■ WHAT YOU WILL DO ■
Once the line with "the administrative record." is found in the data, output it and each following line exactly, up to and including the line with "for oral argument.", and nothing before or after.

Collected data:
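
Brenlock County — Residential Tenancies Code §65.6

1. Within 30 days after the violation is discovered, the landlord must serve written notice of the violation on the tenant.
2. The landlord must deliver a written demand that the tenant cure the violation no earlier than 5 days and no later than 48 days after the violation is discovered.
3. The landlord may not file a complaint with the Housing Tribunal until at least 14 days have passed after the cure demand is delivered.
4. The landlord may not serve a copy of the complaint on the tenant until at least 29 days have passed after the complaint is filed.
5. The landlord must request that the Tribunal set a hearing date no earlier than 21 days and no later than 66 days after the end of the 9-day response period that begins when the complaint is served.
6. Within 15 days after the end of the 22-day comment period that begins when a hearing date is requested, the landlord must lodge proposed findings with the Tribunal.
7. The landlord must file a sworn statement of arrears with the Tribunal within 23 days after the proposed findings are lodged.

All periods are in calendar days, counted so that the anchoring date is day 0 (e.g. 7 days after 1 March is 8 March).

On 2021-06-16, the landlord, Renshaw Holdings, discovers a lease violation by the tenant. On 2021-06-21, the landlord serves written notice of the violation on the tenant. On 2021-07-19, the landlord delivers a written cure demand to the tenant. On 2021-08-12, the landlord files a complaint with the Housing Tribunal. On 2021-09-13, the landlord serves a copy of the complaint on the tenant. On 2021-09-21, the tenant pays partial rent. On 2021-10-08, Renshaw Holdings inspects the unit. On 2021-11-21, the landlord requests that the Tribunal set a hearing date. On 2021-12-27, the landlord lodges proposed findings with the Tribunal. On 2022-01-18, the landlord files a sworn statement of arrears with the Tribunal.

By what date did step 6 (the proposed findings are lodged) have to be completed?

2021-12-28

A hearing date is requested on 2021-11-21; the 22-day comment period therefore ends 2021-12-13, and step 6 runs from that date. 15 days after 2021-12-13 is 2021-12-28.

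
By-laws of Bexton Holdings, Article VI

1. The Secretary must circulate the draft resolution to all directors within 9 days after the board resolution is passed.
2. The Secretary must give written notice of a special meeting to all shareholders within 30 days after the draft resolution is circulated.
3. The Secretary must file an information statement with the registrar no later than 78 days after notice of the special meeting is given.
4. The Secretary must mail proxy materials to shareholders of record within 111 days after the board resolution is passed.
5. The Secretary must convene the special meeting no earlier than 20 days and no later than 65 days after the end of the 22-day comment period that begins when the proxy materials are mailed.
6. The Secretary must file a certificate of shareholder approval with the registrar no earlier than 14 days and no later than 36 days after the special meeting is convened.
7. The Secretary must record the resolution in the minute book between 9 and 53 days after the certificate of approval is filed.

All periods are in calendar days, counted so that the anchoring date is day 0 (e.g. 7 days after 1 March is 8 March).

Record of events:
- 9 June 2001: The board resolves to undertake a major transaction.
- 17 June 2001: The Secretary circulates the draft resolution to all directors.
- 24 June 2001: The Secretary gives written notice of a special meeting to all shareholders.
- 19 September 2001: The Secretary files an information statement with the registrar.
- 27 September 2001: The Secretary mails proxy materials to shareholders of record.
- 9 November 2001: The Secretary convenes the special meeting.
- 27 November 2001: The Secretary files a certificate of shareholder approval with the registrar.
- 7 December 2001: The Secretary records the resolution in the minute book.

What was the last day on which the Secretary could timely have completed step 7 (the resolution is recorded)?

19 January 2002

Step 7 runs from 27 November 2001, when the certificate of approval is filed. The window is 9–53 days after 27 November 2001; it closes on 19 January 2002.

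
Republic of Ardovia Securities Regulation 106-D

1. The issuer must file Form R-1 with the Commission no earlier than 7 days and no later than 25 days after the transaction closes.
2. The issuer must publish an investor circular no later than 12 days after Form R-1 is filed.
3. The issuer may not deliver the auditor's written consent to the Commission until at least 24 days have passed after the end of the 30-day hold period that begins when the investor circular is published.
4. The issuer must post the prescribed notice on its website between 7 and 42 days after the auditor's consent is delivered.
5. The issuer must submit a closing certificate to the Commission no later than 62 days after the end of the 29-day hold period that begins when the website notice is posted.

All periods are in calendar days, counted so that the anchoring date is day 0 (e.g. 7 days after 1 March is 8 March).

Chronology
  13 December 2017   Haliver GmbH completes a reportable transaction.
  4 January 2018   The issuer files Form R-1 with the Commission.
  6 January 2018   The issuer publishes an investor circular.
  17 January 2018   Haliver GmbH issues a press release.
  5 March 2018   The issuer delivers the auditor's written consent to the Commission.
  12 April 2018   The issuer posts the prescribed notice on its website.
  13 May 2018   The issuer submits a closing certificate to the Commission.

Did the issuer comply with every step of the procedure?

Yes

(1) the permitted window runs from 13 December 2017 + 7 = 20 December 2017 to 13 December 2017 + 25 = 7 January 2018; done 4 January 2018 — within the window.
(2) due by 4 January 2018 + 12 days = 16 January 2018; done 6 January 2018 — timely.
(3) permitted from 5 February 2018 + 24 days = 1 March 2018 onward; 5 March 2018 is on or after that date.
(4) the permitted window runs from 5 March 2018 + 7 = 12 March 2018 to 5 March 2018 + 42 = 16 April 2018; done 12 April 2018 — within the window.
(5) due by 11 May 2018 + 62 days = 12 July 2018; 13 May 2018 is within that limit.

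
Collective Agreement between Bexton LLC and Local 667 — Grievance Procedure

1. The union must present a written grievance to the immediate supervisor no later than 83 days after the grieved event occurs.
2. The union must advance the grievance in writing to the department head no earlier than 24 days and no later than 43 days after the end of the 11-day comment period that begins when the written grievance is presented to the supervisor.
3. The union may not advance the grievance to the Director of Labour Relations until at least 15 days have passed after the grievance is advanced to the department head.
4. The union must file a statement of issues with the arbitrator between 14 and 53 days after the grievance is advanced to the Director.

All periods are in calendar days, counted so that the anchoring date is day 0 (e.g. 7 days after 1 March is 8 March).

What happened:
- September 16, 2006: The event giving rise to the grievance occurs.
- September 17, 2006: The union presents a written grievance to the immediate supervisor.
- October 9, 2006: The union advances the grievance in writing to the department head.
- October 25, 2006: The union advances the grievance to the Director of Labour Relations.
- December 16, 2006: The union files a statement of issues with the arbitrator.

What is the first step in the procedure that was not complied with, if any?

Step 2

Step 1 — counting 83 days from September 16, 2006 (when the grieved event occurs) gives a deadline of December 8, 2006; done September 17, 2006 — timely.
Step 2 — 24 and 43 days from September 28, 2006 (end of the 11-day comment period, which began when the written grievance is presented to the supervisor on September 17, 2006) are October 22, 2006 and November 10, 2006 respectively; October 9, 2006 is 13 days too early.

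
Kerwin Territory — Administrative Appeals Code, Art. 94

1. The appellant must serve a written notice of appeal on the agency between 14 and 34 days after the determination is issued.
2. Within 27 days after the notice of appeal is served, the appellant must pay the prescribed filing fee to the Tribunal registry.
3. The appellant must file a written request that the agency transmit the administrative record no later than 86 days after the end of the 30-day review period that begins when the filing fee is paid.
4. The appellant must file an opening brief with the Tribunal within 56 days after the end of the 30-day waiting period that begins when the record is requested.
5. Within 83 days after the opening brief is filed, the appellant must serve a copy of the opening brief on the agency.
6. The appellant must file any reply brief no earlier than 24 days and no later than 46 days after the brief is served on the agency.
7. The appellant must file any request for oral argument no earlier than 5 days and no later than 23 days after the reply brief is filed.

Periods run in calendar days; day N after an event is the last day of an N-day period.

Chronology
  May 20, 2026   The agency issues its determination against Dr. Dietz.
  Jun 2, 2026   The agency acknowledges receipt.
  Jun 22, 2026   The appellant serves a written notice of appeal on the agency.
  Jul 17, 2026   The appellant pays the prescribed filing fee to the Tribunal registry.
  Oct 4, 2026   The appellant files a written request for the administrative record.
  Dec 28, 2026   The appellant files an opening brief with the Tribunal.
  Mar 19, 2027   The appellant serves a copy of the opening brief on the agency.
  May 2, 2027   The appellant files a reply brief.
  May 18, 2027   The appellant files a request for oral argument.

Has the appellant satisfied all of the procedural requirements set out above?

Step 1 — 14 and 34 days from May 20, 2026 (when the determination is issued) are Jun 3, 2026 and Jun 23, 2026 respectively; done Jun 22, 2026 — within the window.
Step 2 — counting 27 days from Jun 22, 2026 (when the notice of appeal is served) gives a deadline of Jul 19, 2026; Jul 17, 2026 is within that limit.
Step 3 — counting 86 days from Aug 16, 2026 (end of the 30-day review period, which began when the filing fee is paid on Jul 17, 2026) gives a deadline of Nov 10, 2026; done Oct 4, 2026 — timely.
Step 4 — counting 56 days from Nov 3, 2026 (end of the 30-day waiting period, which began when the record is requested on Oct 4, 2026) gives a deadline of Dec 29, 2026; completed Dec 28, 2026, before the deadline.
Step 5 — counting 83 days from Dec 28, 2026 (when the opening brief is filed) gives a deadline of Mar 21, 2027; completed Mar 19, 2027, before the deadline.
Step 6 — 24 and 46 days from Mar 19, 2027 (when the brief is served on the agency) are Apr 12, 2027 and May 4, 2027 respectively; done May 2, 2027, which is between those dates.
Step 7 — 5 and 23 days from May 2, 2027 (when the reply brief is filed) are May 7, 2027 and May 25, 2027 respectively; May 18, 2027 falls inside that range.

Yes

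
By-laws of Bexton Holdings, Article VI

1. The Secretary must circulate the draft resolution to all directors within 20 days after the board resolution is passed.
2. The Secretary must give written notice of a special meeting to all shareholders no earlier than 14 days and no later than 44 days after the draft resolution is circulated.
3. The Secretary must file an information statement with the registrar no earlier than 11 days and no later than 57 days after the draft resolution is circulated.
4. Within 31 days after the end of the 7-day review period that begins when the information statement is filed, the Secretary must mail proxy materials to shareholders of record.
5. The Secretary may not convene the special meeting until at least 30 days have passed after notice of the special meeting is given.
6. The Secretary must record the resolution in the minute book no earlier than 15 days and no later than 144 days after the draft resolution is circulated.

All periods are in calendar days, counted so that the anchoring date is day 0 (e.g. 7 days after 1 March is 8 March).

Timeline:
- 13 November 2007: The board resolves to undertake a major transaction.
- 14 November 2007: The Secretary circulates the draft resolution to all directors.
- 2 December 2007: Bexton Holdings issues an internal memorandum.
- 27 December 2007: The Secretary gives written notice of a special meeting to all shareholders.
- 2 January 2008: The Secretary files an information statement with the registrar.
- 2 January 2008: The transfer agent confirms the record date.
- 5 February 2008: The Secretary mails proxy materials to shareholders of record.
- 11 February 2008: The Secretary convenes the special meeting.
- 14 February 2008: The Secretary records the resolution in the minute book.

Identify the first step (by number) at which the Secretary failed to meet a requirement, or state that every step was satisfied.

None — every step was satisfied

Step 1: 20 days after 13 November 2007 (when the board resolution is passed) is 3 December 2007; done 14 November 2007 — timely.
Step 2: the window is 14–44 days after 14 November 2007 (when the draft resolution is circulated), so 28 November 2007 through 28 December 2007; done 27 December 2007, which is between those dates.
Step 3: the window is 11–57 days after 14 November 2007 (when the draft resolution is circulated), so 25 November 2007 through 10 January 2008; done 2 January 2008, which is between those dates.
Step 4: 31 days after 9 January 2008 (end of the 7-day review period, which began when the information statement is filed on 2 January 2008) is 9 February 2008; 5 February 2008 is within that limit.
Step 5: the earliest permitted date is 30 days after 27 December 2007 (when notice of the special meeting is given), i.e. 26 January 2008; done 11 February 2008, after the minimum wait.
Step 6: the window is 15–144 days after 14 November 2007 (when the draft resolution is circulated), so 29 November 2007 through 6 April 2008; done 14 February 2008, which is between those dates.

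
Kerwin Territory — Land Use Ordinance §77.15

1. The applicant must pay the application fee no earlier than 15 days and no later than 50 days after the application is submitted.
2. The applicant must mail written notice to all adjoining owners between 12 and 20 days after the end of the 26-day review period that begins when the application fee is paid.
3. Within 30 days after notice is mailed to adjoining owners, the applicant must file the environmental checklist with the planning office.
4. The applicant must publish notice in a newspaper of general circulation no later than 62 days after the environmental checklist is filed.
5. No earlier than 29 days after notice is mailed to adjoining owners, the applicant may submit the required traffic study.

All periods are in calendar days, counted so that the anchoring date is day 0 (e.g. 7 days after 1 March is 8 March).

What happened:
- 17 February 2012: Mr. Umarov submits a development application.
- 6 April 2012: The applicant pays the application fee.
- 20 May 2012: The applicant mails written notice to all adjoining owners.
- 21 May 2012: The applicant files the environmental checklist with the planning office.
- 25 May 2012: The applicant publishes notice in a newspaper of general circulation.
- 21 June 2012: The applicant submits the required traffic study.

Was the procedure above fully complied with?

Yes

Step 1 — 15 and 50 days from 17 February 2012 (when the application is submitted) are 3 March 2012 and 7 April 2012 respectively; done 6 April 2012, which is between those dates.
Step 2 — 12 and 20 days from 2 May 2012 (end of the 26-day review period, which began when the application fee is paid on 6 April 2012) are 14 May 2012 and 22 May 2012 respectively; 20 May 2012 falls inside that range.
Step 3 — counting 30 days from 20 May 2012 (when notice is mailed to adjoining owners) gives a deadline of 19 June 2012; completed 21 May 2012, before the deadline.
Step 4 — counting 62 days from 21 May 2012 (when the environmental checklist is filed) gives a deadline of 22 July 2012; completed 25 May 2012, before the deadline.
Step 5 — must wait 29 days from 20 May 2012 (when notice is mailed to adjoining owners), so not before 18 June 2012; done 21 June 2012, after the minimum wait.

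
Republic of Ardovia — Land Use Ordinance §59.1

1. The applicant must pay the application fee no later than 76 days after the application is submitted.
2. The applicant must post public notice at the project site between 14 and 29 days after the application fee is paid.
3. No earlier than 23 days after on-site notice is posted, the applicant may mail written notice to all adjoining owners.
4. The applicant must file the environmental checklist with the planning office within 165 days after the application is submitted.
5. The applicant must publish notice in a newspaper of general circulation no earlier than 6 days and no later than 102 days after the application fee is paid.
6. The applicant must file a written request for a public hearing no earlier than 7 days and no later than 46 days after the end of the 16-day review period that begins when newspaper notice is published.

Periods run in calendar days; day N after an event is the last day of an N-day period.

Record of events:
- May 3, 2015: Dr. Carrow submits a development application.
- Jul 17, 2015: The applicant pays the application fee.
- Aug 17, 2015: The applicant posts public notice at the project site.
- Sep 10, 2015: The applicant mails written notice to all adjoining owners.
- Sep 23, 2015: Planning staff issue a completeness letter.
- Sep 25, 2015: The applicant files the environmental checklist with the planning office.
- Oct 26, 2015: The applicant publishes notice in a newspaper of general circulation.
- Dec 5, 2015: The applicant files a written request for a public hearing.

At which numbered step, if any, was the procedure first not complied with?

Step 2

(1) due by May 3, 2015 + 76 days = Jul 18, 2015; completed Jul 17, 2015, before the deadline.
(2) the permitted window runs from Jul 17, 2015 + 14 = Jul 31, 2015 to Jul 17, 2015 + 29 = Aug 15, 2015; Aug 17, 2015 is 2 days past the end of the window.
No need to go further; step 2 was not satisfied.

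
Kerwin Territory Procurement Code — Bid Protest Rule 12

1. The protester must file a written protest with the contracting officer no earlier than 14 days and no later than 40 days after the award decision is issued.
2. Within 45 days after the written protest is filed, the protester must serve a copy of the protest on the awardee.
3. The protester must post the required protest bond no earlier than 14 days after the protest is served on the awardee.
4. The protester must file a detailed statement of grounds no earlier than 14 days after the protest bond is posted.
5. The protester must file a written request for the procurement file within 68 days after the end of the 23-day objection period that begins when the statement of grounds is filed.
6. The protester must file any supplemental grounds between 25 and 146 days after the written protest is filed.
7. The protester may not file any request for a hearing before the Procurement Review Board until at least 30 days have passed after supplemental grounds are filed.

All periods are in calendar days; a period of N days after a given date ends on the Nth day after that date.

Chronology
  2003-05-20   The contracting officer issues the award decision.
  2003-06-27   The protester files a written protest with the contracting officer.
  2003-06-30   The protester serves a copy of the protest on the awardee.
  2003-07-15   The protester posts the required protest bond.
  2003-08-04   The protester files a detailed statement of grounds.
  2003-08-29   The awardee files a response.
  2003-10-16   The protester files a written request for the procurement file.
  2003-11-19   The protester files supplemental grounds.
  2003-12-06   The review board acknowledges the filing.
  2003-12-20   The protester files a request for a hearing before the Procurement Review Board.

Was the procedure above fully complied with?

Step 1: the window is 14–40 days after 2003-05-20 (when the award decision is issued), so 2003-06-03 through 2003-06-29; done 2003-06-27 — within the window.
Step 2: 45 days after 2003-06-27 (when the written protest is filed) is 2003-08-11; 2003-06-30 is within that limit.
Step 3: the earliest permitted date is 14 days after 2003-06-30 (when the protest is served on the awardee), i.e. 2003-07-14; done 2003-07-15 — permitted.
Step 4: the earliest permitted date is 14 days after 2003-07-15 (when the protest bond is posted), i.e. 2003-07-29; 2003-08-04 is on or after that date.
Step 5: 68 days after 2003-08-27 (end of the 23-day objection period, which began when the statement of grounds is filed on 2003-08-04) is 2003-11-03; 2003-10-16 is within that limit.
Step 6: the window is 25–146 days after 2003-06-27 (when the written protest is filed), so 2003-07-22 through 2003-11-20; 2003-11-19 falls inside that range.
Step 7: the earliest permitted date is 30 days after 2003-11-19 (when supplemental grounds are filed), i.e. 2003-12-19; done 2003-12-20 — permitted.

Yes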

■ ANSWER SECTION ■
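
  Oct 4, 2026   The appellant files a written request for the administrative record.
  Dec 28, 2026   The appellant files an opening brief with the Tribunal.
  Mar 19, 2027   The appellant serves a copy of the opening brief on the agency.
  May 2, 2027   The appellant files a reply brief.
  May 18, 2027   The appellant files a request for oral argument.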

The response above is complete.